[Saved entries]
==================================================

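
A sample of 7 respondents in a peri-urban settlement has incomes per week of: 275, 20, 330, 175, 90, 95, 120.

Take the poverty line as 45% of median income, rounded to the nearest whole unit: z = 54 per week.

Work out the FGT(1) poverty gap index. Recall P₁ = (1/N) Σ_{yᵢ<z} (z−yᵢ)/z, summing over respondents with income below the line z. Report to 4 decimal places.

Poor units: 20 (q = 1 of N = 7).
Normalized shortfalls: (54−20)/54 = 0.6296.
Σ = 0.629630. Dividing by the full population N = 7 gives P₁ = 0.0899.

0.0899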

==================================================

• TASK TO CARRY OUT
Every line from the one containing "Work out the" through the end of the data must be repeated exactly, and no other line.

• SOLUTION BELOW
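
Work out the FGT(1) poverty gap index. Recall P₁ = (1/N) Σ_{yᵢ<z} (z−yᵢ)/z, summing over respondents with income below the line z. Report to 4 decimal places.

Poor units: 20 (q = 1 of N = 7).
Normalized shortfalls: (54−20)/54 = 0.6296.
Σ = 0.629630. Dividing by the full population N = 7 gives P₁ = 0.0899.

0.0899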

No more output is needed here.